» **Your assignment**
Where a line has odd spacing or punctuation, keep it; transcribe all the entries exactly.

[Dataset entries]

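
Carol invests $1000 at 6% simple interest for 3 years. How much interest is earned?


Use the formula I = P x R x T / 100
P x R x T = 1000 x 6 x 3 = 18000
I = 18000 / 100 = $180

$180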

» **Solution to this task**
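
Carol invests $1000 at 6% simple interest for 3 years. How much interest is earned?


Use the formula I = P x R x T / 100
P x R x T = 1000 x 6 x 3 = 18000
I = 18000 / 100 = $180

$180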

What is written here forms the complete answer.